══ PROVIDED MATERIAL ══
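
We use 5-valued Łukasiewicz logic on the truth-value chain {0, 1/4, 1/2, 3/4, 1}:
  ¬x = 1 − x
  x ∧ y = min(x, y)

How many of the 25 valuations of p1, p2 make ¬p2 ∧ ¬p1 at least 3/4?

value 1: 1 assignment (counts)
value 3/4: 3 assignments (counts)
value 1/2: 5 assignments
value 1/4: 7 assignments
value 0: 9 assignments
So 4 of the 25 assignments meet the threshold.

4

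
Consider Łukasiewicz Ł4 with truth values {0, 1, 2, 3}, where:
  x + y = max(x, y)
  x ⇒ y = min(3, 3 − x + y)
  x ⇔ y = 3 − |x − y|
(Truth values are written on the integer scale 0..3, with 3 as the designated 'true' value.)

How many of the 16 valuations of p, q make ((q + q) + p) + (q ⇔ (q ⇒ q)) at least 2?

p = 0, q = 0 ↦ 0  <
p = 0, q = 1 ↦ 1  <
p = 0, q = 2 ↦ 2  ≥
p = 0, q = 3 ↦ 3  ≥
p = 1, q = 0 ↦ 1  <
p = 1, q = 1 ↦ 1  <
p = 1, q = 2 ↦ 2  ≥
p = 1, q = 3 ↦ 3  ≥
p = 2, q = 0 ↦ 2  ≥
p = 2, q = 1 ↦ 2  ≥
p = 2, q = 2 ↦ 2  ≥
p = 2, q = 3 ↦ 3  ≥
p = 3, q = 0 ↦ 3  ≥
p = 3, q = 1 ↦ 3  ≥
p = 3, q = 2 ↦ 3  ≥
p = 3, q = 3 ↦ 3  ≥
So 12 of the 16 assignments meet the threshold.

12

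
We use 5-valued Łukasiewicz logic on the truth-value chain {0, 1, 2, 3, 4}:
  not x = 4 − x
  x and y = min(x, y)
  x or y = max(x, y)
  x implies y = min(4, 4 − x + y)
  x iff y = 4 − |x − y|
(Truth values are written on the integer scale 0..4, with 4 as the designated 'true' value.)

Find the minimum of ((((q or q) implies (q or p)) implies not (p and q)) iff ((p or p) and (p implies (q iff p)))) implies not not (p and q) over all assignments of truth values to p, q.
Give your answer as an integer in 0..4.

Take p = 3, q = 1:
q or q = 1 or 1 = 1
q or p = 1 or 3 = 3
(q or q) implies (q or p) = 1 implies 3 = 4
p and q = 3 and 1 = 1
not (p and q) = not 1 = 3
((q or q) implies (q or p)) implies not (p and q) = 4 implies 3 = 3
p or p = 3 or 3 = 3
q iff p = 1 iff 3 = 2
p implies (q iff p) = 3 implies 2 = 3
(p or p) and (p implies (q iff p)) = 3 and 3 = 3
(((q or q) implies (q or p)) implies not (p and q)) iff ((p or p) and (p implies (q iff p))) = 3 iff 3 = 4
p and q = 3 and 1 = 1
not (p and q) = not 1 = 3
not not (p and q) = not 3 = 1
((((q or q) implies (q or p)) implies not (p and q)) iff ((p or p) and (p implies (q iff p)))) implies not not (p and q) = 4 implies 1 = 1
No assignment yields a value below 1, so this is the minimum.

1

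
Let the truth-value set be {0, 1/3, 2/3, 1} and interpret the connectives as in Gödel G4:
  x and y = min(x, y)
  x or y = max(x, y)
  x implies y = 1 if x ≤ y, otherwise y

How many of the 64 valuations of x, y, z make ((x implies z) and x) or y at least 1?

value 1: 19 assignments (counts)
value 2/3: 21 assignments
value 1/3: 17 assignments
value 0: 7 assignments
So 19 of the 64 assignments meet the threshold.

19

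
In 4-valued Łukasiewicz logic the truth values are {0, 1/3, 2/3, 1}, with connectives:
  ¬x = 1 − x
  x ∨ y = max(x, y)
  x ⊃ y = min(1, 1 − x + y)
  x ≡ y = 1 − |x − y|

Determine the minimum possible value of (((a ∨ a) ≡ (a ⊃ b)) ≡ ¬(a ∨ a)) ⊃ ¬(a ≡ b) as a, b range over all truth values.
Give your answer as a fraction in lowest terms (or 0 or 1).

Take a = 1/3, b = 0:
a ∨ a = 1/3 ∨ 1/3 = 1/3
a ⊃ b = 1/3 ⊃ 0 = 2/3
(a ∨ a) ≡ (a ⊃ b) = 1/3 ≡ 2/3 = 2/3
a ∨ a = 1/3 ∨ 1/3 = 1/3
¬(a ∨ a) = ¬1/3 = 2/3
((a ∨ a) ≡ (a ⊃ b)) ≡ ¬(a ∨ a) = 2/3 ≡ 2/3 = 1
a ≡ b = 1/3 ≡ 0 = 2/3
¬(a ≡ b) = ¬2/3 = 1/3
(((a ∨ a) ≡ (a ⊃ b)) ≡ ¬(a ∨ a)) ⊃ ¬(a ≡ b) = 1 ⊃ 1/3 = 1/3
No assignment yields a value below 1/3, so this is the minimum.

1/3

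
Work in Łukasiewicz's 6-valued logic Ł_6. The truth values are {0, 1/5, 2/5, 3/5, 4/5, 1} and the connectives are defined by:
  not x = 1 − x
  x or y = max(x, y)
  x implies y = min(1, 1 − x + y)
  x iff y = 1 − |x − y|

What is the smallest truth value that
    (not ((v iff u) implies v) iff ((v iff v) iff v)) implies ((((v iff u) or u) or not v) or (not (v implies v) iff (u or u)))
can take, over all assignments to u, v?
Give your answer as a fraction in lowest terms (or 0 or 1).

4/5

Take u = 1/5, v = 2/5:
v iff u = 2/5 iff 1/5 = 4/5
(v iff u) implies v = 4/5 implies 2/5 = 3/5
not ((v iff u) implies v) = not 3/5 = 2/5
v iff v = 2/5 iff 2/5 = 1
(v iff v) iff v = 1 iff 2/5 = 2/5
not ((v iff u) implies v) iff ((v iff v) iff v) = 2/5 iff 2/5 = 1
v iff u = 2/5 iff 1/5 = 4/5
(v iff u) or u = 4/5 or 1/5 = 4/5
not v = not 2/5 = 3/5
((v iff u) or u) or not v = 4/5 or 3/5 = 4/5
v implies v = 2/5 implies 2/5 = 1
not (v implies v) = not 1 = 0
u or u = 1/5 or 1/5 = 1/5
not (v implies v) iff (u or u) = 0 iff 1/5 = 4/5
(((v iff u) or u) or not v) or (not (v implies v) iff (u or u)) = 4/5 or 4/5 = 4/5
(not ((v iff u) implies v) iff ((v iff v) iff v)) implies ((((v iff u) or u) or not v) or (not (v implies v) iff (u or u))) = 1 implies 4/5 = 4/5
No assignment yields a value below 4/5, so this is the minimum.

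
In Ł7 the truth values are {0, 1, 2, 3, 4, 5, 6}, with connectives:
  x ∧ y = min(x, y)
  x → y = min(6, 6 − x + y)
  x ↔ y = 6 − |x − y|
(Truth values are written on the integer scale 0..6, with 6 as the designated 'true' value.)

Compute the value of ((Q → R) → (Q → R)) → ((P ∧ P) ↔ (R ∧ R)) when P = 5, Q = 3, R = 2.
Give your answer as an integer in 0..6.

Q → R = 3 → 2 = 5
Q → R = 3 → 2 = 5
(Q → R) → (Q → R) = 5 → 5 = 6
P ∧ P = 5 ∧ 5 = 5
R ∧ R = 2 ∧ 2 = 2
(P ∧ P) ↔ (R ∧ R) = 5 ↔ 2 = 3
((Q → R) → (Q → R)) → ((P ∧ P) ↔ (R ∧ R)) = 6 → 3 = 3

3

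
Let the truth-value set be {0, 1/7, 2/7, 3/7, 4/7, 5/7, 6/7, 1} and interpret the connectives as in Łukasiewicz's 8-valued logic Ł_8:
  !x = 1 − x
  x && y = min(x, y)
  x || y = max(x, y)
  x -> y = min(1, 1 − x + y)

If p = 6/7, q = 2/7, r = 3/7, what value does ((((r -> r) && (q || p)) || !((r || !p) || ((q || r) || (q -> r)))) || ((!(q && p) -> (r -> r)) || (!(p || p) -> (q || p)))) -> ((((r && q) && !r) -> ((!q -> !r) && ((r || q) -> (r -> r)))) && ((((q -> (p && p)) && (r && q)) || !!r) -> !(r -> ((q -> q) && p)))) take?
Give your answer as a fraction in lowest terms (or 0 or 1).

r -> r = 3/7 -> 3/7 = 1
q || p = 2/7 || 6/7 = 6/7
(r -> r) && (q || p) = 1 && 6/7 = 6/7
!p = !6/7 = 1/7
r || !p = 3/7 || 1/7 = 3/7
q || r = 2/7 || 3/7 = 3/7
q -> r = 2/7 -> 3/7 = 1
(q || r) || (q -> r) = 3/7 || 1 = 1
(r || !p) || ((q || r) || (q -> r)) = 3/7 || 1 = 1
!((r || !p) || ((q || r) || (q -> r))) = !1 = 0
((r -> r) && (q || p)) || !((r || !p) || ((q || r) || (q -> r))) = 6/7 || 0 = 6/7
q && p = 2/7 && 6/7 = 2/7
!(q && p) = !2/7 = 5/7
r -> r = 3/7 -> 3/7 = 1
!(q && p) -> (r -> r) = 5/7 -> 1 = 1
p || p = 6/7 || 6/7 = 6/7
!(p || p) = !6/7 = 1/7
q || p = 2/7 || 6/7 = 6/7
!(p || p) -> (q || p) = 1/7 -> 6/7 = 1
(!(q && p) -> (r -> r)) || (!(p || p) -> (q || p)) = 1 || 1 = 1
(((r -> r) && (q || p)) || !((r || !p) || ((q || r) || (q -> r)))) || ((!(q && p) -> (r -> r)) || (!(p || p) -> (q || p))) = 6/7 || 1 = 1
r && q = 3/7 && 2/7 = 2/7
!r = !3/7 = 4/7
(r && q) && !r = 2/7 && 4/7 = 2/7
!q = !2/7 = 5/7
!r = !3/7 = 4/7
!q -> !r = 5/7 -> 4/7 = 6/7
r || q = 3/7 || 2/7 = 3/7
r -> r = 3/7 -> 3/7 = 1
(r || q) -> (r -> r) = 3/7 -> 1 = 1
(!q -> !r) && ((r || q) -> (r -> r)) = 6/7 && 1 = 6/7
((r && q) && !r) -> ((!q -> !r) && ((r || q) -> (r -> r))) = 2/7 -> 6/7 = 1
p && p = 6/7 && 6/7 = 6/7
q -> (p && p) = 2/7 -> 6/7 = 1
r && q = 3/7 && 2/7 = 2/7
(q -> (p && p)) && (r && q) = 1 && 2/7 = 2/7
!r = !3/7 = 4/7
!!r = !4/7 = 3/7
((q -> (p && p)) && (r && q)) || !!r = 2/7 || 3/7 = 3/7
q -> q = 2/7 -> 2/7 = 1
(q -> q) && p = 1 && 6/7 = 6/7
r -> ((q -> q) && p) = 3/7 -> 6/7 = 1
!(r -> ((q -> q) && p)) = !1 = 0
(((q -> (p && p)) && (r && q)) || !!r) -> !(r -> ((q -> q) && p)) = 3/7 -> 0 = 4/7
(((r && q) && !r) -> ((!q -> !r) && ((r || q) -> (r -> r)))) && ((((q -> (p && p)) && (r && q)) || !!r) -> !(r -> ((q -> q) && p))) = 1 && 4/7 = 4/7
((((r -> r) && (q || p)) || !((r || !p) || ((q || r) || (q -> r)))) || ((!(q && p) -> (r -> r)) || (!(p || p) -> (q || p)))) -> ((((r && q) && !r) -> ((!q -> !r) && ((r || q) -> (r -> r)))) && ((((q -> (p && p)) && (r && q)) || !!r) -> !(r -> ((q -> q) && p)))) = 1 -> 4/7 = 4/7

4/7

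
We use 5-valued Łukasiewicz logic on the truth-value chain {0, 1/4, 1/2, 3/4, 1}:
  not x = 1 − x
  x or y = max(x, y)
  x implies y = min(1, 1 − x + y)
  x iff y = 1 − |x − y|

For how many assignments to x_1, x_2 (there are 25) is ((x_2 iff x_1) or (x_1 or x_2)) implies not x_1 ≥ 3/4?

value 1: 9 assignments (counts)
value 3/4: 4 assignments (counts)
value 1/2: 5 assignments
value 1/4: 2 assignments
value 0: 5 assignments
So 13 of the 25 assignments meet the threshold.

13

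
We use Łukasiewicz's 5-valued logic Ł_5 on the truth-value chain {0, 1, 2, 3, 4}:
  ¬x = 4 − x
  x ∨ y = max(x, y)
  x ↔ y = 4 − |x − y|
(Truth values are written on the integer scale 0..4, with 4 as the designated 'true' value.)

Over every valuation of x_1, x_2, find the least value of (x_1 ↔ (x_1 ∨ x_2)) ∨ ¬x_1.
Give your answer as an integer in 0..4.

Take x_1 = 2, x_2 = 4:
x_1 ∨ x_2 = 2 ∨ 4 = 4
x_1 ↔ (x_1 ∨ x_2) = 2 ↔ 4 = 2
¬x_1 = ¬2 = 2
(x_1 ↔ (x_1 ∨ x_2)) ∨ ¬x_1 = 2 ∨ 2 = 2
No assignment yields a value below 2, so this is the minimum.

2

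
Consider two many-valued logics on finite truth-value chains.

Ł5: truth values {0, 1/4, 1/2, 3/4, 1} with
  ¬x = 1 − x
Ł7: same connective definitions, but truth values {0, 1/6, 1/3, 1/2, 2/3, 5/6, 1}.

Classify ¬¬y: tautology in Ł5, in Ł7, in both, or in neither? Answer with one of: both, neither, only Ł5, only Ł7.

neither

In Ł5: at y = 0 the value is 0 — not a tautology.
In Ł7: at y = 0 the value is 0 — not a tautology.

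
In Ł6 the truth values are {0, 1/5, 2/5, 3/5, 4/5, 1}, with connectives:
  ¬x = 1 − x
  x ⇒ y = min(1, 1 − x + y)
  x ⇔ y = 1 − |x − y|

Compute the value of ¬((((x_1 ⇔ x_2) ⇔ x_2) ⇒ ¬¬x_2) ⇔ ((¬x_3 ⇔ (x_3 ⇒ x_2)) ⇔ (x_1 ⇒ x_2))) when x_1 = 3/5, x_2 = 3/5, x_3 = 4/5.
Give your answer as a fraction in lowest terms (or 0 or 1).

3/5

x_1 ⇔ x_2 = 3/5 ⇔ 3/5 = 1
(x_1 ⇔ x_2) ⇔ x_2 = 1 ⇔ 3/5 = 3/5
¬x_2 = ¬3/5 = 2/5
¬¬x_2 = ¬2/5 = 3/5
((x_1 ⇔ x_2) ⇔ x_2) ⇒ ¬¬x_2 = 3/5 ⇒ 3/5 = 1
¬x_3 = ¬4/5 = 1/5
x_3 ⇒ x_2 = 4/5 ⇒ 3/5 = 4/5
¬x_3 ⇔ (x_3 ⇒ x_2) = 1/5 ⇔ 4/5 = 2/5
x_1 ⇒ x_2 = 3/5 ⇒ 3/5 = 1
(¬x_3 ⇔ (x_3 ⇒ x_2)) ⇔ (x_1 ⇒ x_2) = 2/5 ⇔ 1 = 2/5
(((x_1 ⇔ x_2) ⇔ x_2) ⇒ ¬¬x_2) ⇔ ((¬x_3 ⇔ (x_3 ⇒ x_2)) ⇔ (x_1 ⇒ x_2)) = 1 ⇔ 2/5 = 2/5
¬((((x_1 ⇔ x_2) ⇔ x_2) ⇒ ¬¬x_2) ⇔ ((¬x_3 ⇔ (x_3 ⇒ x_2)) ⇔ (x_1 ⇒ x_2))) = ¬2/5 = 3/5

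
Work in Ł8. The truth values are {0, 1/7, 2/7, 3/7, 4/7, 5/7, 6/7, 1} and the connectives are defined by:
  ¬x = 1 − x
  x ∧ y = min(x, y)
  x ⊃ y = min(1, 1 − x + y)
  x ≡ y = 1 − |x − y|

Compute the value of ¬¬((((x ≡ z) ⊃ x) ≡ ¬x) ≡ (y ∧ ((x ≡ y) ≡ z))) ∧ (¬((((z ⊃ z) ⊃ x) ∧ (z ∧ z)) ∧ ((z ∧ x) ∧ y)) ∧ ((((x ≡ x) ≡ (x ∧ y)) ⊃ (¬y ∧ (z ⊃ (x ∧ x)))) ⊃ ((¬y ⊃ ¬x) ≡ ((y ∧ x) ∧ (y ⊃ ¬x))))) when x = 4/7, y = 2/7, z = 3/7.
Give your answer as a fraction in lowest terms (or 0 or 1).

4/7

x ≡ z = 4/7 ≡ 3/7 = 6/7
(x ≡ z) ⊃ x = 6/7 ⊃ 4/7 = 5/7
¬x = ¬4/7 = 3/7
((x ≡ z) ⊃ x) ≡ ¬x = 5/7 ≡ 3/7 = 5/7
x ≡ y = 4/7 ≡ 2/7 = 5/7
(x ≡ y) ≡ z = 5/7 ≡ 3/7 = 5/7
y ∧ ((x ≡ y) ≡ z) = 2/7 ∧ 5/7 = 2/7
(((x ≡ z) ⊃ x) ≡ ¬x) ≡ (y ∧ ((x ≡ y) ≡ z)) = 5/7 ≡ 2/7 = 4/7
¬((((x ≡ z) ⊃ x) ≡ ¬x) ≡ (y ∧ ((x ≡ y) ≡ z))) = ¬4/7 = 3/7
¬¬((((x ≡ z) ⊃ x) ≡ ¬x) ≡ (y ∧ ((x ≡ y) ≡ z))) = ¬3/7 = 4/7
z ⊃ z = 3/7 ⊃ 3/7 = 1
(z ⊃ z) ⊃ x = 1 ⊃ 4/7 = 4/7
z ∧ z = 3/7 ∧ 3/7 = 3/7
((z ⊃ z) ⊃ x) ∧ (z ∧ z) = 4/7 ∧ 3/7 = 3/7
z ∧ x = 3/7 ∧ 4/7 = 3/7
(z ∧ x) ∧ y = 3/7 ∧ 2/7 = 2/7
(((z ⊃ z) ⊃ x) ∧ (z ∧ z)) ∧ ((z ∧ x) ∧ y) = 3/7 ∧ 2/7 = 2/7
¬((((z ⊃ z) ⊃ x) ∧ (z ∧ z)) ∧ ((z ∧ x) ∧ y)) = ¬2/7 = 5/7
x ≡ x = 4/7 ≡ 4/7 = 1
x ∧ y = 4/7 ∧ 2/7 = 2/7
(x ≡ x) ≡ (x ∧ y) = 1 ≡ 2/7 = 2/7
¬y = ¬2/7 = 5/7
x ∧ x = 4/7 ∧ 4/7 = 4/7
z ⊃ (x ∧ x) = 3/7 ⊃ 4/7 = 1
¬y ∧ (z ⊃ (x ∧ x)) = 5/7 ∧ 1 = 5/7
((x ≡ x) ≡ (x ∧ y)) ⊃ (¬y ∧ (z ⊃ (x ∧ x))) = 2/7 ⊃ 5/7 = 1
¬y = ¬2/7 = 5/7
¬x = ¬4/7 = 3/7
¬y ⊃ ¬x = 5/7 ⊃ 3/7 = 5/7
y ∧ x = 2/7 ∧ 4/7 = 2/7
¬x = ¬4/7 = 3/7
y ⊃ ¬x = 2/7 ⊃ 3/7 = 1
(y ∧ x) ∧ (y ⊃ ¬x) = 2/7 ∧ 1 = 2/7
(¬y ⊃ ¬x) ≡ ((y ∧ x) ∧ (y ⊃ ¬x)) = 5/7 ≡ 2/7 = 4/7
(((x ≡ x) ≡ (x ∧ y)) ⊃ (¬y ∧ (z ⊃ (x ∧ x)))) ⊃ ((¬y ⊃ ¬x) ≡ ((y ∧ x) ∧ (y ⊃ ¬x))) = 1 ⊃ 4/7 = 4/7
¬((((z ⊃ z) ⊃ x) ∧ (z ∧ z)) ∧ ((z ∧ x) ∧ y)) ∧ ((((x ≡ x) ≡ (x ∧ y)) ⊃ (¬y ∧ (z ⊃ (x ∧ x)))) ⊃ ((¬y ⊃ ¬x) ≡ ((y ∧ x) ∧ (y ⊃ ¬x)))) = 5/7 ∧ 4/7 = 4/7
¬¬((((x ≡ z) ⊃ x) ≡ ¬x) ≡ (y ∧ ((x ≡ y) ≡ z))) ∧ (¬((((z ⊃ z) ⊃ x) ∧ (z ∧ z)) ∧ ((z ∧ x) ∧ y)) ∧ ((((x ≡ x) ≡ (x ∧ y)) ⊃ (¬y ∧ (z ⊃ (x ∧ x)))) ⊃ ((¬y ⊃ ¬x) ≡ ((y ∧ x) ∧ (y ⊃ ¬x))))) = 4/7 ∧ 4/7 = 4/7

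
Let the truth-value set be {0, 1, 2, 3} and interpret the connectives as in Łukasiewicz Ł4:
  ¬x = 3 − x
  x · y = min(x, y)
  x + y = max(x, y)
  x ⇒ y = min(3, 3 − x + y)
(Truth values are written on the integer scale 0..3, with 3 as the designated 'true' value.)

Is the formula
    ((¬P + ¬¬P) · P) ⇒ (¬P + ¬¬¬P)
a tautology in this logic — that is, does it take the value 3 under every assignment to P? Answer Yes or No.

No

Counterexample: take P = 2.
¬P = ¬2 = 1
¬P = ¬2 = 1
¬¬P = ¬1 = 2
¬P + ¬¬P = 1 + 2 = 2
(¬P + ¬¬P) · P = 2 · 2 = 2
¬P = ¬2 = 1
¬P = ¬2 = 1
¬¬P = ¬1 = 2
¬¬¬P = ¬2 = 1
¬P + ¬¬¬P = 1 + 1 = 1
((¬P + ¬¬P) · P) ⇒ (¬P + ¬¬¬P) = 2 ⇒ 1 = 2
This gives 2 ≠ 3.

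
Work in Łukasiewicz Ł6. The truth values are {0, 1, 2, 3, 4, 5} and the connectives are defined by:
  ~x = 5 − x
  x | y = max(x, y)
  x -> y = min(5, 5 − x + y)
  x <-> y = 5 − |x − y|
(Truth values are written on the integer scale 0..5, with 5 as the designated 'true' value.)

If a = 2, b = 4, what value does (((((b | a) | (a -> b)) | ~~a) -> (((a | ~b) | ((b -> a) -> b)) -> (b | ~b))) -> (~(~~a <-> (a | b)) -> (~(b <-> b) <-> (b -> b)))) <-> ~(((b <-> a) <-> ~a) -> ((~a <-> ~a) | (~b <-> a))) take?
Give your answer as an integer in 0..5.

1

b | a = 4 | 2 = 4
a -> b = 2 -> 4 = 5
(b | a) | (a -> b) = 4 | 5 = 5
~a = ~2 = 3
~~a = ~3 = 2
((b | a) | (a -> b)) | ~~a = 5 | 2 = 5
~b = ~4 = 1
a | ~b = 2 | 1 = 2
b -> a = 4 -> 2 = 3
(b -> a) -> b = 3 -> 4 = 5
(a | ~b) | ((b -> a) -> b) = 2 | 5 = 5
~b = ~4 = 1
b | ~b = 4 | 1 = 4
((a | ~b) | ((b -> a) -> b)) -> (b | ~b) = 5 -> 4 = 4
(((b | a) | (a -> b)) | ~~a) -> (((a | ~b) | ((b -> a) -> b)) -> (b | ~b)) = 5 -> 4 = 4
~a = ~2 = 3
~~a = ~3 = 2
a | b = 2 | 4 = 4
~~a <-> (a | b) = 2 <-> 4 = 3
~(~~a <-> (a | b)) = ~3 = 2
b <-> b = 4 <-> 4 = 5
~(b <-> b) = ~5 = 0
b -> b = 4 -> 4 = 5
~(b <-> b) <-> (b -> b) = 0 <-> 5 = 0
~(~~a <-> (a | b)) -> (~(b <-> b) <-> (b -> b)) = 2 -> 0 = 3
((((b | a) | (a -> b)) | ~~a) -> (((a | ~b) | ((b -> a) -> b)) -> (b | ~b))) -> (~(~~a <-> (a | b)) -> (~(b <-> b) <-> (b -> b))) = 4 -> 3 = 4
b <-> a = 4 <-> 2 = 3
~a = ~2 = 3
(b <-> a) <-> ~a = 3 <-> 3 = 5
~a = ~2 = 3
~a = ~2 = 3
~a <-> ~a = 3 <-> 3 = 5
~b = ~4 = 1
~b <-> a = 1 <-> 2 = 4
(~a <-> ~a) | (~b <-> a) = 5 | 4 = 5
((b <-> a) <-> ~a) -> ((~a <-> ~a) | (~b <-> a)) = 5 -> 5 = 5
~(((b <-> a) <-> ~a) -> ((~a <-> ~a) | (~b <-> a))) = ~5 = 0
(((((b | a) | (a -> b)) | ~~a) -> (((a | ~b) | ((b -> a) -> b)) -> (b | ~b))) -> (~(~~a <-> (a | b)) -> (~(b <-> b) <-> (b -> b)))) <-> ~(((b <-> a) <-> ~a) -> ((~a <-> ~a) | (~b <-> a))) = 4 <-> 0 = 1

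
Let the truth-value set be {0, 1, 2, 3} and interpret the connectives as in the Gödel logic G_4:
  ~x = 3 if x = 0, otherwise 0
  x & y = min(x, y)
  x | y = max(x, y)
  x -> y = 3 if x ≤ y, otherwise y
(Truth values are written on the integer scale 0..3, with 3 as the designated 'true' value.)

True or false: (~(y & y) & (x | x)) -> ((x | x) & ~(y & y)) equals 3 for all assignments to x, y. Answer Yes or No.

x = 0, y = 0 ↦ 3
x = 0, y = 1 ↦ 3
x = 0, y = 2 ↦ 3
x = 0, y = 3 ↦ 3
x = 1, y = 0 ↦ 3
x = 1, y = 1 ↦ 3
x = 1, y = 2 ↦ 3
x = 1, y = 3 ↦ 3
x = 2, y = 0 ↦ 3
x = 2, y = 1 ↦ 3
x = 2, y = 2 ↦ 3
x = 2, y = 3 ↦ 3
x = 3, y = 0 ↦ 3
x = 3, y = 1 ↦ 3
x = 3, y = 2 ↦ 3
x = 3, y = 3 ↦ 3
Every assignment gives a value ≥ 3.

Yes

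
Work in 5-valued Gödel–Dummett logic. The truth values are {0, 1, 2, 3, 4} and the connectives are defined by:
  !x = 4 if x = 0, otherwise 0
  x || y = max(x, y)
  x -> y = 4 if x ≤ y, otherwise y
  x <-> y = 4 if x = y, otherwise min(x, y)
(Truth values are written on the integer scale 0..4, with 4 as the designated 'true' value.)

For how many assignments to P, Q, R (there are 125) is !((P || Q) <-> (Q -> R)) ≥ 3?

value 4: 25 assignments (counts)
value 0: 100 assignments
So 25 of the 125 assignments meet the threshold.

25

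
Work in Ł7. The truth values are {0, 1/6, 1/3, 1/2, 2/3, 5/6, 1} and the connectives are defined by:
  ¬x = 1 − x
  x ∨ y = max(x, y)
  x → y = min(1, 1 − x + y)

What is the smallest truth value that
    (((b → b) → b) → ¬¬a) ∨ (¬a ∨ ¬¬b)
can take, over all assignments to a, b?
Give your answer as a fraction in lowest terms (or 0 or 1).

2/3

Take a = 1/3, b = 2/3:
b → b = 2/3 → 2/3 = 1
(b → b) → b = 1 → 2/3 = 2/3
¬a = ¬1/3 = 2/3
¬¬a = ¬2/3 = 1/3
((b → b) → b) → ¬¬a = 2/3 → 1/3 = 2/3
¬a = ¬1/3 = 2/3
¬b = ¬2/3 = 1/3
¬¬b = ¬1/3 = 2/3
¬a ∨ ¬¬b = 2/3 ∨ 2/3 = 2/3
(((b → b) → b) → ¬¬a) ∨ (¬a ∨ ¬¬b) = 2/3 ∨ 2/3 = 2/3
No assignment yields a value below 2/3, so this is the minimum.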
═══
* [AIM OF THE EXERCISE]:
What is the number of lines above that hold the string "interpret"? Answer with that number alone.

* [RESULT]:
4